## Task description
Look over the entries that follow. Report how many lines contain "Kite", with nothing else.

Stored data
—————
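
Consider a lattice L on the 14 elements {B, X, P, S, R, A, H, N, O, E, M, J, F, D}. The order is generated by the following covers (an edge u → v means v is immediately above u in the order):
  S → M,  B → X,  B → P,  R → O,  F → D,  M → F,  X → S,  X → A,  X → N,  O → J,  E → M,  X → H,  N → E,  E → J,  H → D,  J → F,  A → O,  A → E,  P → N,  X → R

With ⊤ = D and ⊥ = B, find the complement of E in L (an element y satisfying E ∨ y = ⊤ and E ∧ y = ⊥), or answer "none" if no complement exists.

none

For every candidate y, either E ∨ y ≠ D or E ∧ y ≠ B; no complement exists.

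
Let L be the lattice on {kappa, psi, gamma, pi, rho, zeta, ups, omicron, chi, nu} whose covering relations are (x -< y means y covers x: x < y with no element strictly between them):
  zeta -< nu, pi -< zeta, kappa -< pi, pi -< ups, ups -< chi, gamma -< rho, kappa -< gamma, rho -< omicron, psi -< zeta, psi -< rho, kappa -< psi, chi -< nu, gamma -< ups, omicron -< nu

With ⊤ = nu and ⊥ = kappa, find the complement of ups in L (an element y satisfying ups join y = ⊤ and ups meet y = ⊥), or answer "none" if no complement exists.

Need y with ups ∨ y = nu and ups ∧ y = kappa.
Checking each element gives: psi.

psi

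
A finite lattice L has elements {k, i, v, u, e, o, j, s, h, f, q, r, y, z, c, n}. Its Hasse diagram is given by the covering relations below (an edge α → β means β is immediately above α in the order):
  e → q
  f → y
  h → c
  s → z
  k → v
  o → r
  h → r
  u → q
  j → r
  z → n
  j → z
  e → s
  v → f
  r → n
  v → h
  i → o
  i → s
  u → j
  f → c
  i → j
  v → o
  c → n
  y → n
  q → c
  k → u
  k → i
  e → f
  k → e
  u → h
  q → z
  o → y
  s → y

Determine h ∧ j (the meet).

Common lower bounds of {h, j}: k, u.
The greatest among these is u.

u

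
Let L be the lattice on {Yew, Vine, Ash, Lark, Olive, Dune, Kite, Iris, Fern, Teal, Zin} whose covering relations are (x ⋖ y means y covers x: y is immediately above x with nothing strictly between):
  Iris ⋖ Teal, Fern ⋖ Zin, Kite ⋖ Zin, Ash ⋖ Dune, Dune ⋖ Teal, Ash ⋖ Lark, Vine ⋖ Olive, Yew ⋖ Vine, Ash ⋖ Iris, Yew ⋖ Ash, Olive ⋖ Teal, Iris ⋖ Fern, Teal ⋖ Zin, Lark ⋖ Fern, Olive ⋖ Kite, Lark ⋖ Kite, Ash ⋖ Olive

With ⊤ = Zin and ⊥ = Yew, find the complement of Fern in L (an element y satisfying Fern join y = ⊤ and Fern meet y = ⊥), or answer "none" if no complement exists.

Vine

Need y with Fern ∨ y = Zin and Fern ∧ y = Yew.
Checking each element gives: Vine.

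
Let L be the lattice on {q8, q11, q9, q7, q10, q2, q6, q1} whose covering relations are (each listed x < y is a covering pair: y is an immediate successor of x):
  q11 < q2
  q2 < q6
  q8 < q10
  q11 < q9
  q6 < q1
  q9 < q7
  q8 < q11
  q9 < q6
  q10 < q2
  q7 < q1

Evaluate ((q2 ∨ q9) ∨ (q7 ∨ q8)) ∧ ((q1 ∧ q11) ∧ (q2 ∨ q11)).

q2 ∨ q9 = q6
q7 ∨ q8 = q7
q6 ∨ q7 = q1
q1 ∧ q11 = q11
q2 ∨ q11 = q2
q11 ∧ q2 = q11
q1 ∧ q11 = q11

q11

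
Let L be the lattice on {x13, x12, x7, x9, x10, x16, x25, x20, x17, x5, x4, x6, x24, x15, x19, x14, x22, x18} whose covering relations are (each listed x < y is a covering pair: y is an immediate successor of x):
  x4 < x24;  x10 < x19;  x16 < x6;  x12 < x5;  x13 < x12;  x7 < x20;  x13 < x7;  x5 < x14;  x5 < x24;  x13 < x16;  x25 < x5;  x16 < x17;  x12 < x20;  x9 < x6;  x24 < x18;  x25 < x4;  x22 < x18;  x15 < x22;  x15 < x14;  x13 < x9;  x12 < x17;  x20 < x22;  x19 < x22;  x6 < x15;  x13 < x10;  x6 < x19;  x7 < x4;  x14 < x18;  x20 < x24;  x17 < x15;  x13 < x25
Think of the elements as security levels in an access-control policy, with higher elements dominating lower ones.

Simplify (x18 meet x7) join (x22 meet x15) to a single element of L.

x22

x18 ∧ x7 = x7
x22 ∧ x15 = x15
x7 ∨ x15 = x22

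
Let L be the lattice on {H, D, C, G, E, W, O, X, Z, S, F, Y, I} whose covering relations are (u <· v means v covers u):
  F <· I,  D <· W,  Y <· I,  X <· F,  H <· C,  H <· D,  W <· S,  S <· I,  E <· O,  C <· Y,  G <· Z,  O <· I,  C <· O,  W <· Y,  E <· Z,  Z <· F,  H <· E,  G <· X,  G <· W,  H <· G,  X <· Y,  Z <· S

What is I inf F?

Common lower bounds of {I, F}: E, F, G, H, X, Z.
The greatest among these is F.

F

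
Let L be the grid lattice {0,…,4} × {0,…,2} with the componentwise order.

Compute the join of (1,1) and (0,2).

In a product of chains, the join is componentwise max, giving (1,2).

(1,2)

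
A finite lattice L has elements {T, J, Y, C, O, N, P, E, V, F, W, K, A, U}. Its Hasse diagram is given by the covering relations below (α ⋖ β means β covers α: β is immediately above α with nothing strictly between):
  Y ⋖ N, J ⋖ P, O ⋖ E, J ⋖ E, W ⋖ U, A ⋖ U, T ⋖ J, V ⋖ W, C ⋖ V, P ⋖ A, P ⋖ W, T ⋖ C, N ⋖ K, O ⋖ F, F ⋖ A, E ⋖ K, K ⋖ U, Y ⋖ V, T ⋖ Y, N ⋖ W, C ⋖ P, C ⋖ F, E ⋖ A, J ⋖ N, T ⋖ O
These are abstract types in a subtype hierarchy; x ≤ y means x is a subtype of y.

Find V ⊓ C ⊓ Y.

Common lower bounds of {V, C, Y}: T.
The greatest among these is T.

T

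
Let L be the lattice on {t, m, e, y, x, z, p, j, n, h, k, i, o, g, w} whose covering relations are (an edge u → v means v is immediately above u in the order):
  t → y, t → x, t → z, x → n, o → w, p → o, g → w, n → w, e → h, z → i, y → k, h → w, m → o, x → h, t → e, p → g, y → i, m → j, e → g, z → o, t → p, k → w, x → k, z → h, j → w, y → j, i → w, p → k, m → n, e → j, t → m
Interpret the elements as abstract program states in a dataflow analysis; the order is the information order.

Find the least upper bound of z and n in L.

w

Common upper bounds of {z, n}: w.
The least among these is w.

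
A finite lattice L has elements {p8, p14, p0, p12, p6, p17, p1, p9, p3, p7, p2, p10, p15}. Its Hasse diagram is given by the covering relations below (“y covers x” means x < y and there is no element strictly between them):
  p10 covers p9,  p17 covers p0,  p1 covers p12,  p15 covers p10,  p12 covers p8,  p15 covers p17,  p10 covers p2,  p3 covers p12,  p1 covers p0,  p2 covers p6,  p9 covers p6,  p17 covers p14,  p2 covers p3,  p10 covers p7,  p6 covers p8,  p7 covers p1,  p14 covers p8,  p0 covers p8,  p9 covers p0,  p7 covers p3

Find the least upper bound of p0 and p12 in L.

p1

Common upper bounds of {p0, p12}: p1, p10, p15, p7.
The least among these is p1.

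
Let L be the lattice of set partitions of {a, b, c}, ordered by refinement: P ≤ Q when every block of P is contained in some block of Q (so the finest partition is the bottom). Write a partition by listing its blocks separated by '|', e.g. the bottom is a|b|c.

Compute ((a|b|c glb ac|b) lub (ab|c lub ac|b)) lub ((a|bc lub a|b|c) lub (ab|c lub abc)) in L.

a|b|c ∧ ac|b = a|b|c
ab|c ∨ ac|b = abc
a|b|c ∨ abc = abc
a|bc ∨ a|b|c = a|bc
ab|c ∨ abc = abc
a|bc ∨ abc = abc
abc ∨ abc = abc

abc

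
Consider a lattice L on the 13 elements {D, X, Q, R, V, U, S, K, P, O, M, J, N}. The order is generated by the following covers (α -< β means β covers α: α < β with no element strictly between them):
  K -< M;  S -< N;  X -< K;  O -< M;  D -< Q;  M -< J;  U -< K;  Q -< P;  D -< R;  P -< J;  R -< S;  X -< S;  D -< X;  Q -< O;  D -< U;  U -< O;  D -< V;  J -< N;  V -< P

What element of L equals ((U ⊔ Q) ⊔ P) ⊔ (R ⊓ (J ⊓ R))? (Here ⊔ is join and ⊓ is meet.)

J

U ∨ Q = O
O ∨ P = J
J ∧ R = D
R ∧ D = D
J ∨ D = J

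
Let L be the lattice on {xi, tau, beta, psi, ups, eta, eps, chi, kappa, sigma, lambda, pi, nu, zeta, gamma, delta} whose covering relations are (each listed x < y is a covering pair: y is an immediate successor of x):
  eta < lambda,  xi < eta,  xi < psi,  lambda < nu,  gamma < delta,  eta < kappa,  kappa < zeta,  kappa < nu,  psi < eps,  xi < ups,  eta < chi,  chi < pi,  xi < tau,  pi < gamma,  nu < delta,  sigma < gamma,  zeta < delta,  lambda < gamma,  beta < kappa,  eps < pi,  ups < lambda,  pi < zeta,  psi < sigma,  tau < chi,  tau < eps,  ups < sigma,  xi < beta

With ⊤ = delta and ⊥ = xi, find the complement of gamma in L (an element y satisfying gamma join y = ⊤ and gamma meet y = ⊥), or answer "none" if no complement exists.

beta

Need y with gamma ∨ y = delta and gamma ∧ y = xi.
Checking each element gives: beta.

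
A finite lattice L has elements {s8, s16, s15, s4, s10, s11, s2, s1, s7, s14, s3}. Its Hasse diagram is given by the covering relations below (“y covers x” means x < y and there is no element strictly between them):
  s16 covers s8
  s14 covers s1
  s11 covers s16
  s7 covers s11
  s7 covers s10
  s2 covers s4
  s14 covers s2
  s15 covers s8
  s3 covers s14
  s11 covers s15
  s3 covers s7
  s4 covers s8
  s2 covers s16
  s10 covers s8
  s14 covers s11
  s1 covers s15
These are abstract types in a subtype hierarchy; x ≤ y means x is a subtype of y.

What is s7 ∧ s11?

Common lower bounds of {s7, s11}: s11, s15, s16, s8.
The greatest among these is s11.

s11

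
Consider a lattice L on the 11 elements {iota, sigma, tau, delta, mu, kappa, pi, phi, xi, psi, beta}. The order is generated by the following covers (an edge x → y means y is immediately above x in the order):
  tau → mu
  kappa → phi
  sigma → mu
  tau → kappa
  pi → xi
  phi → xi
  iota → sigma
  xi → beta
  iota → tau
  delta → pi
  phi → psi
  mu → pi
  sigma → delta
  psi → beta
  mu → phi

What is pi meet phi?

Common lower bounds of {pi, phi}: iota, mu, sigma, tau.
The greatest among these is mu.

mu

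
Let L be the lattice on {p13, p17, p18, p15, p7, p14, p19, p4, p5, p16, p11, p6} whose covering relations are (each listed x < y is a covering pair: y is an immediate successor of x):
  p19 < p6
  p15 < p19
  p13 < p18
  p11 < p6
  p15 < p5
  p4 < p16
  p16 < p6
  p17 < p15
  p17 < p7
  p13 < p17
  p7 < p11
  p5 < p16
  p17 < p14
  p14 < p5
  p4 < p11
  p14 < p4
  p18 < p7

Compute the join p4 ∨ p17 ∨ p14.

Common upper bounds of {p4, p17, p14}: p11, p16, p4, p6.
The least among these is p4.

p4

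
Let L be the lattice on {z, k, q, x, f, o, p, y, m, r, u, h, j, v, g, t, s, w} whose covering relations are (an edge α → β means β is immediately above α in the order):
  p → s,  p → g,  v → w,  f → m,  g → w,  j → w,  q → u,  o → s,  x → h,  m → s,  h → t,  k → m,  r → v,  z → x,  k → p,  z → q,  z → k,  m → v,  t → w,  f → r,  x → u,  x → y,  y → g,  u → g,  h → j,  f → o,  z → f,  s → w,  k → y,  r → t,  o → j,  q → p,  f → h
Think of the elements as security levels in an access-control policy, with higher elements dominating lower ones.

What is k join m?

m

Common upper bounds of {k, m}: m, s, v, w.
The least among these is m.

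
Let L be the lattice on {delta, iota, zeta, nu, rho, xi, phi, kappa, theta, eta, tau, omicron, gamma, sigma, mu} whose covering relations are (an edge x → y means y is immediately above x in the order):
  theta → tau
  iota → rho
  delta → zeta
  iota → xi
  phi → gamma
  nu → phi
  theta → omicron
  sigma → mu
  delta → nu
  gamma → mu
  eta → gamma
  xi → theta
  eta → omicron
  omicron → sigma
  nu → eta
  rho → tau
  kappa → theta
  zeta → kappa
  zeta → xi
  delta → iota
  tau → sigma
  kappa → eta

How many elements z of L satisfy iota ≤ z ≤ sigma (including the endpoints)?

7

The interval [iota, sigma] = {iota, omicron, rho, sigma, tau, theta, xi}, which has 7 elements.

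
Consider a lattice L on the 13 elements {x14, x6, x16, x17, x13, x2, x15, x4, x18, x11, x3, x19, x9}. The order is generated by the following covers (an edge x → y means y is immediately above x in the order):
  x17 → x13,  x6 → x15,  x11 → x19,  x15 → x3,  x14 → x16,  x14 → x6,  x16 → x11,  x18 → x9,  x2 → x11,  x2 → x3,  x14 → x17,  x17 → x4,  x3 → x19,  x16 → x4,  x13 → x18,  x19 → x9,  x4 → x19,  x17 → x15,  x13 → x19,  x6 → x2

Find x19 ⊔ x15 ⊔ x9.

Common upper bounds of {x19, x15, x9}: x9.
The least among these is x9.

x9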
—————
## Answer section
2